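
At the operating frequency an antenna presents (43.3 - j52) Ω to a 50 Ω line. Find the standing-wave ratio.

Γ = (Z_L − Z_0)/(Z_L + Z_0) = (-6.7 − j52)/(93.3 − j52)
|Γ| = 52.4/107 = 0.491
VSWR = (1 + |Γ|)/(1 − |Γ|) = 1.49/0.509

VSWR ≈ 2.93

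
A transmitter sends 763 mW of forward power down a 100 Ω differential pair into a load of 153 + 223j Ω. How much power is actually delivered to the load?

|Γ| = |(53 + j223)/(253 + j223)| = 0.68
|Γ|² = 0.462
P_refl = |Γ|²·P_inc = 352 mW, P_del = (1 − |Γ|²)·P_inc = 411 mW

P_delivered ≈ 411 mW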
+===+
Reproduce the listing in full. Change nothing.

# WRITTEN RESPONSE
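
At the operating frequency an antenna presents (43.3 - j52) Ω to a 50 Ω line. Find the standing-wave ratio.

Γ = (Z_L − Z_0)/(Z_L + Z_0) = (-6.7 − j52)/(93.3 − j52)
|Γ| = 52.4/107 = 0.491
VSWR = (1 + |Γ|)/(1 − |Γ|) = 1.49/0.509

VSWR ≈ 2.93

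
A transmitter sends 763 mW of forward power down a 100 Ω differential pair into a load of 153 + 223j Ω. How much power is actually delivered to the load?

|Γ| = |(53 + j223)/(253 + j223)| = 0.68
|Γ|² = 0.462
P_refl = |Γ|²·P_inc = 352 mW, P_del = (1 − |Γ|²)·P_inc = 411 mW

P_delivered ≈ 411 mW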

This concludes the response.